Aim of the exercise -
Please copy every line below that contains the string "slice".
━━ Task input ━━
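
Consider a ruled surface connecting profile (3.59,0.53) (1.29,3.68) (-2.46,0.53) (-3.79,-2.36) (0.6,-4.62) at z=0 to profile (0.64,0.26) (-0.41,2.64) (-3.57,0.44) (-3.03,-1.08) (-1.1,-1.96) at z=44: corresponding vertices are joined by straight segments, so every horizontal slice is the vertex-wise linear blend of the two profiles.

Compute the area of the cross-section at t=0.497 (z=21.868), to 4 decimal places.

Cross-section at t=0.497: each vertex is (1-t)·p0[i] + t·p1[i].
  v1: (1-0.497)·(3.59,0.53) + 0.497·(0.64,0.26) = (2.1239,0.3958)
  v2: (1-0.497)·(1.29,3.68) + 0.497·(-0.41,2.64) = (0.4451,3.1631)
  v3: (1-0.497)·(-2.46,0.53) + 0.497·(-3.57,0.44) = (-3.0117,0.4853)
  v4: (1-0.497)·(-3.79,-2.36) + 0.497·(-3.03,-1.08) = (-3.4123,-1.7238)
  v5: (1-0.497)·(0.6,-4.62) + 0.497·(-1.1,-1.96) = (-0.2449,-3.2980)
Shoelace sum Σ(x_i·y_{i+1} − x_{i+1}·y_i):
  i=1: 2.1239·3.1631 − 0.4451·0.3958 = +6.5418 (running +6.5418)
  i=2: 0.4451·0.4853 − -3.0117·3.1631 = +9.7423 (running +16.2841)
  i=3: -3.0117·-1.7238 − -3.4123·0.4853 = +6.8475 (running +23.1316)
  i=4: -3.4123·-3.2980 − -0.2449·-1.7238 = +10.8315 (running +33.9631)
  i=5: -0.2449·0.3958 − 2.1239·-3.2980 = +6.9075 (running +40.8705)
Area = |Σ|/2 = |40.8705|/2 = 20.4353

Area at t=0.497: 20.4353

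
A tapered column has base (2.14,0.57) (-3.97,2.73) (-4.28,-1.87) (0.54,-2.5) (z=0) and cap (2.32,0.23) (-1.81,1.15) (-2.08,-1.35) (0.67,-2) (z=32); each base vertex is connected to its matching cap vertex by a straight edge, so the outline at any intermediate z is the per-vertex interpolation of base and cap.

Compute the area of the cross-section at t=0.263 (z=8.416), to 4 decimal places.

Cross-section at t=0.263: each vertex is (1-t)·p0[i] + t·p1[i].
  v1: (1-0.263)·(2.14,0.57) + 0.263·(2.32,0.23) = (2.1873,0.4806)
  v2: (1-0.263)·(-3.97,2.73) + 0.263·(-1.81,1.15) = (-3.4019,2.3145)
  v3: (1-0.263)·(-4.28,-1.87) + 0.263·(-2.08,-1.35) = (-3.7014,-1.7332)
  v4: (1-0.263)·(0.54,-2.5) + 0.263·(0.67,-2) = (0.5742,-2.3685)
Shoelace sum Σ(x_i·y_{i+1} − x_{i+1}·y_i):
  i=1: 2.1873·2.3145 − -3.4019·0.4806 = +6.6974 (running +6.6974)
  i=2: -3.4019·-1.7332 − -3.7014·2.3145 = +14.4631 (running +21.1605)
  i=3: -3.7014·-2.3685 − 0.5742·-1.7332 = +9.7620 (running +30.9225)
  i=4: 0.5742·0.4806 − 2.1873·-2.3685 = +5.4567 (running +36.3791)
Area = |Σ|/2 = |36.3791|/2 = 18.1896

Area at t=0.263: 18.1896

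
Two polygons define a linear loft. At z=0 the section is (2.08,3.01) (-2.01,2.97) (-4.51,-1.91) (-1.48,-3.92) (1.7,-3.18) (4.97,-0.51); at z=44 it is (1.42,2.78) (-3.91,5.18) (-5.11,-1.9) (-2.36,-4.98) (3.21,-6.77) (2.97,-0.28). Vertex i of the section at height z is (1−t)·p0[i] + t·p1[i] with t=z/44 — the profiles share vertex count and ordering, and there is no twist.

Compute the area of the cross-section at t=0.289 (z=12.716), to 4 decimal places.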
━━━
━━ Task input ━━
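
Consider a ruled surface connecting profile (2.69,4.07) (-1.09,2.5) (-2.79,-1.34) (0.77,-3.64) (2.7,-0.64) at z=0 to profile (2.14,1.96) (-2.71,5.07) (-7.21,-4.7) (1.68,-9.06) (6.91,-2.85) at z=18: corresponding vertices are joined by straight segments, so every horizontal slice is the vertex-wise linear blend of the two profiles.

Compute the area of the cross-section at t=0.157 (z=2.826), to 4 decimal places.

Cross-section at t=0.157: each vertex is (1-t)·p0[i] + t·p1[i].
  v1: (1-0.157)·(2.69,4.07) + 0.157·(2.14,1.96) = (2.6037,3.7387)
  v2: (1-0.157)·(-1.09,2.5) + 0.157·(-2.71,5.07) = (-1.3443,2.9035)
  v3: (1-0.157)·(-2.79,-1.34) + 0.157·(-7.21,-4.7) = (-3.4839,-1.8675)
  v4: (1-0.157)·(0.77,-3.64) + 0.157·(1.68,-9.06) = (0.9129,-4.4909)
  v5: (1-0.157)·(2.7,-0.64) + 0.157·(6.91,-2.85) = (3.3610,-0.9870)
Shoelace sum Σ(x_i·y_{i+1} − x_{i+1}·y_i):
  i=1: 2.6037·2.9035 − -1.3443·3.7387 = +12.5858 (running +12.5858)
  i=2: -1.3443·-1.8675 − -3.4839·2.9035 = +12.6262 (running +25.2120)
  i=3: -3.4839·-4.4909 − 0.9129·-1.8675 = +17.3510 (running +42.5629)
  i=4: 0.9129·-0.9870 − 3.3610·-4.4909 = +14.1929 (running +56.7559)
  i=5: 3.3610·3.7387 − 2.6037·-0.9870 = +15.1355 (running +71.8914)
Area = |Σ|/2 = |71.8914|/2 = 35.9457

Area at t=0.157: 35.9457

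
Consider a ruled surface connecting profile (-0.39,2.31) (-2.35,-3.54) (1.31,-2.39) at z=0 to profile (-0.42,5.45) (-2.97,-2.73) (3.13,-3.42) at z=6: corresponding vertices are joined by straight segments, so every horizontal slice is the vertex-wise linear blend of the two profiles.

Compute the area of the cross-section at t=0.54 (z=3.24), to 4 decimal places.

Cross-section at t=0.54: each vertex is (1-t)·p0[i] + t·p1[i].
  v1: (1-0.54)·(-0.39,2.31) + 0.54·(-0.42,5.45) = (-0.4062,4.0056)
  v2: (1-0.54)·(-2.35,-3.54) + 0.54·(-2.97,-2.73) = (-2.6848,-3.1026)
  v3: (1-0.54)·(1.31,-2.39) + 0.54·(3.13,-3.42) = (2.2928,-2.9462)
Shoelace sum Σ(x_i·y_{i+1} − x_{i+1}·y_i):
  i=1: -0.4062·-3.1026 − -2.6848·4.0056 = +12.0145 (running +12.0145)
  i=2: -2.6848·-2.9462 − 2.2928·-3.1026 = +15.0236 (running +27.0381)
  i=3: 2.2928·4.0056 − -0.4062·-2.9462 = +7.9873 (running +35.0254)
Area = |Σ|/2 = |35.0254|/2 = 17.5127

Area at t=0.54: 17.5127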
━━━
━━ Task input ━━
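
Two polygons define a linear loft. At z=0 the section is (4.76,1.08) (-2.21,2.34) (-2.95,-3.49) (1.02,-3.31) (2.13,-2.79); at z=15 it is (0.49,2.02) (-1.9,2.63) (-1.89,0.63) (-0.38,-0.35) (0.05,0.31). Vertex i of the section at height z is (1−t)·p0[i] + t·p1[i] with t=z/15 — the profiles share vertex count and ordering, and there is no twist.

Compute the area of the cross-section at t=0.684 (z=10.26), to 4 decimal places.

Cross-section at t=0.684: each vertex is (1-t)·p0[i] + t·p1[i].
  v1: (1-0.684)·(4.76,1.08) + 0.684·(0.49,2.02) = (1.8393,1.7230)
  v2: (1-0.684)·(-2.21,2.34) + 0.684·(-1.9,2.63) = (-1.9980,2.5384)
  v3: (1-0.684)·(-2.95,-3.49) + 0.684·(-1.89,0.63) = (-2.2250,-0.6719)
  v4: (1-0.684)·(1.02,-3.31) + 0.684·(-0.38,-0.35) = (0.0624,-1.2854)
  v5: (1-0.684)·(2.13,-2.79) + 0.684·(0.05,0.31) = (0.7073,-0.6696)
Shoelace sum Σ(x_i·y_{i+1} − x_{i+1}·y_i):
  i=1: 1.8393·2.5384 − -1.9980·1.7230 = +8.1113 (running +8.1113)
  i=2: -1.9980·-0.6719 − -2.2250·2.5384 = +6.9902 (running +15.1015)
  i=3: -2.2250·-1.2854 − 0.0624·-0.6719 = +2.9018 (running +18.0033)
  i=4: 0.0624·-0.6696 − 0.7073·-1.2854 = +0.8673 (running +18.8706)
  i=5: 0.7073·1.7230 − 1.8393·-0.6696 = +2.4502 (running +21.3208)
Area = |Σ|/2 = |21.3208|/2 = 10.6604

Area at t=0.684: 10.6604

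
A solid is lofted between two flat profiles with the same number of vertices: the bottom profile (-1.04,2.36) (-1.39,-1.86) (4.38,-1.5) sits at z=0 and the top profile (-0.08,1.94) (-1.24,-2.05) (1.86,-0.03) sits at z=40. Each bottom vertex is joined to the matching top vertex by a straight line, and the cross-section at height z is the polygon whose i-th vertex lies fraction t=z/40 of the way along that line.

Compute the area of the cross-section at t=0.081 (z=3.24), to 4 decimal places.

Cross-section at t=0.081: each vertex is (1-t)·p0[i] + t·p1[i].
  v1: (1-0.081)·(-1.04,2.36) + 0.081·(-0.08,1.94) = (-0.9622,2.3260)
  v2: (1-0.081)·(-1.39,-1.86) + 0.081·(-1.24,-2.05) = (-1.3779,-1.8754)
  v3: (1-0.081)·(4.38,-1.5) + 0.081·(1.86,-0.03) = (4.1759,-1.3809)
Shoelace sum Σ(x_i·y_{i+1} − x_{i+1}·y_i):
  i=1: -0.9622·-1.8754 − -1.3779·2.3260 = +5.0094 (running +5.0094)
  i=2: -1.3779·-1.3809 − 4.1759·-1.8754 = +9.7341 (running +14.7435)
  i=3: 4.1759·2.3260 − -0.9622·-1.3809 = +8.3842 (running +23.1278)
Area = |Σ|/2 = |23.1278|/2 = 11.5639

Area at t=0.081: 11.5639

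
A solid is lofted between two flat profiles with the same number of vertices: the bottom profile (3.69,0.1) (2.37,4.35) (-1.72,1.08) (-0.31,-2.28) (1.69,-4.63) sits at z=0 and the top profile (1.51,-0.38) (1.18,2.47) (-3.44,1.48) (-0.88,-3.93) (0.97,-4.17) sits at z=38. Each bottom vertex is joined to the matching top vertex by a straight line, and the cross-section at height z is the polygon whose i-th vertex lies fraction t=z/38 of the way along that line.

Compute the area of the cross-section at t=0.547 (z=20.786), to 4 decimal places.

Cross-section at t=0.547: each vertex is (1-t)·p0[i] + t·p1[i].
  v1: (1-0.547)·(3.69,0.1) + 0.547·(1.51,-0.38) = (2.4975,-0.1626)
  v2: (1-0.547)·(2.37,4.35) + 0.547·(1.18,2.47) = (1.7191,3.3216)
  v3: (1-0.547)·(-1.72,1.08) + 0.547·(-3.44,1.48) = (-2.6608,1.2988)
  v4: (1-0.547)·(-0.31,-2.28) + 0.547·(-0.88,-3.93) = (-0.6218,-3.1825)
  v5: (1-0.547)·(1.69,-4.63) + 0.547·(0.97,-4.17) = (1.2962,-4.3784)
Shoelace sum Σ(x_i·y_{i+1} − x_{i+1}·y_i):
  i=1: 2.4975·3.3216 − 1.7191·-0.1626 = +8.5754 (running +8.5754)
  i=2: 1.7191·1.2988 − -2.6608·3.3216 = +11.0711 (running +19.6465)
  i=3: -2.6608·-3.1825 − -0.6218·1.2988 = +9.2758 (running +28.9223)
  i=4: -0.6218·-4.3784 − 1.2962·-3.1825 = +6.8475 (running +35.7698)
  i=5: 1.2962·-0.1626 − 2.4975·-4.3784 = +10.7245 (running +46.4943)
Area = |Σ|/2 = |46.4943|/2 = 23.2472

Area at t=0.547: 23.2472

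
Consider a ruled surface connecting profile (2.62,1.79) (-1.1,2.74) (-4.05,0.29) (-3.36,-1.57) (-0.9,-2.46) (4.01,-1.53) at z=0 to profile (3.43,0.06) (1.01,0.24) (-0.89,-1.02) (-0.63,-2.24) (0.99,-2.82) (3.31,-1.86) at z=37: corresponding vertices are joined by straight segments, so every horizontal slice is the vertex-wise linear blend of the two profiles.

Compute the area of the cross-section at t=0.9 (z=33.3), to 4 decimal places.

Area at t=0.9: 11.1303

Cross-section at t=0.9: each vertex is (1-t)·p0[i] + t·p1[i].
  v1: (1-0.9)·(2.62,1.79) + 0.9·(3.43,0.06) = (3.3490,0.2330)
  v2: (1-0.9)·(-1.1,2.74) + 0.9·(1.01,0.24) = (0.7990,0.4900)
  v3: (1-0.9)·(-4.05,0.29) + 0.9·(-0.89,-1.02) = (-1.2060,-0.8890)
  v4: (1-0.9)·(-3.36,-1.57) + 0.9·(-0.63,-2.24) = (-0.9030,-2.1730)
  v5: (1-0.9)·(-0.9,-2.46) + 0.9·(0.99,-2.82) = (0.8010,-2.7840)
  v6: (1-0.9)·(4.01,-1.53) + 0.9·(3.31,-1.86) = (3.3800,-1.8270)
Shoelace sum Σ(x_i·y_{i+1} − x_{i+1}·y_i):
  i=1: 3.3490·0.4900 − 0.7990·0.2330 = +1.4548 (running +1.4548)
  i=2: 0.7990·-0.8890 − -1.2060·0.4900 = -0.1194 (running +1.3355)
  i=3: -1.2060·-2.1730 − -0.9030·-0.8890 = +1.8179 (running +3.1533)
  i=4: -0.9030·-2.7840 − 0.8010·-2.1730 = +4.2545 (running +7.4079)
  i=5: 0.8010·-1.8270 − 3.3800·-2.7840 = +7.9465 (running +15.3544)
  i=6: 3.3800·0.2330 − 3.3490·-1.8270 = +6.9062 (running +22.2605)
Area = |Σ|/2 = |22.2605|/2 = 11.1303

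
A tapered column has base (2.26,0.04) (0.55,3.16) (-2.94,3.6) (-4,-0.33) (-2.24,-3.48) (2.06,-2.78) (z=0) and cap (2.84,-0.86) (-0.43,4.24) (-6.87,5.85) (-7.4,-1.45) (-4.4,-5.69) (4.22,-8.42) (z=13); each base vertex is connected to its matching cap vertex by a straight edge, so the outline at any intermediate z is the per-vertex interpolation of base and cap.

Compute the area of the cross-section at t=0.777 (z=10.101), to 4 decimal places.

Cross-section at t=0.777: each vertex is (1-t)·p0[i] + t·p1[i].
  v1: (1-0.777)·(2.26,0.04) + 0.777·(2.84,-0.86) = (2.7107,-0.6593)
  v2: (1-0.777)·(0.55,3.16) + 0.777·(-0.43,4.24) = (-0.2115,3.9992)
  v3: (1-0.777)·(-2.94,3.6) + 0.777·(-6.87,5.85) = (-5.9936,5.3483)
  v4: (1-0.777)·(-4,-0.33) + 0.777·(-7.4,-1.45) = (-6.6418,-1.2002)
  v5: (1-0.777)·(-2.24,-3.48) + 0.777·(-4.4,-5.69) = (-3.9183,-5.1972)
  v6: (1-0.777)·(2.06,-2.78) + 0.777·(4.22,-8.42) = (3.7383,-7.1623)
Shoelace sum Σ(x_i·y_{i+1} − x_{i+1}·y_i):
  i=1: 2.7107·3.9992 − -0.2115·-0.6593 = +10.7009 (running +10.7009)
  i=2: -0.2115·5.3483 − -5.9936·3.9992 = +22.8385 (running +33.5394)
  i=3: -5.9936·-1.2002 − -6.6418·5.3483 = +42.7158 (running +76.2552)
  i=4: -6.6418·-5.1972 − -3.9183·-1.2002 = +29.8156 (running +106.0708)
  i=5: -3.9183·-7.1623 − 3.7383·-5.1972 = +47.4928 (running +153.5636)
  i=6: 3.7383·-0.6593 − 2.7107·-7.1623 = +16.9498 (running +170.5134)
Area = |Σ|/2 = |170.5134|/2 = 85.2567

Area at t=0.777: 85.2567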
━━━
Written response -
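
Consider a ruled surface connecting profile (3.59,0.53) (1.29,3.68) (-2.46,0.53) (-3.79,-2.36) (0.6,-4.62) at z=0 to profile (0.64,0.26) (-0.41,2.64) (-3.57,0.44) (-3.03,-1.08) (-1.1,-1.96) at z=44: corresponding vertices are joined by straight segments, so every horizontal slice is the vertex-wise linear blend of the two profiles.
Consider a ruled surface connecting profile (2.69,4.07) (-1.09,2.5) (-2.79,-1.34) (0.77,-3.64) (2.7,-0.64) at z=0 to profile (2.14,1.96) (-2.71,5.07) (-7.21,-4.7) (1.68,-9.06) (6.91,-2.85) at z=18: corresponding vertices are joined by straight segments, so every horizontal slice is the vertex-wise linear blend of the two profiles.
Consider a ruled surface connecting profile (-0.39,2.31) (-2.35,-3.54) (1.31,-2.39) at z=0 to profile (-0.42,5.45) (-2.97,-2.73) (3.13,-3.42) at z=6: corresponding vertices are joined by straight segments, so every horizontal slice is the vertex-wise linear blend of the two profiles.
Consider a ruled surface connecting profile (2.62,1.79) (-1.1,2.74) (-4.05,0.29) (-3.36,-1.57) (-0.9,-2.46) (4.01,-1.53) at z=0 to profile (3.43,0.06) (1.01,0.24) (-0.89,-1.02) (-0.63,-2.24) (0.99,-2.82) (3.31,-1.86) at z=37: corresponding vertices are joined by straight segments, so every horizontal slice is the vertex-wise linear blend of the two profiles.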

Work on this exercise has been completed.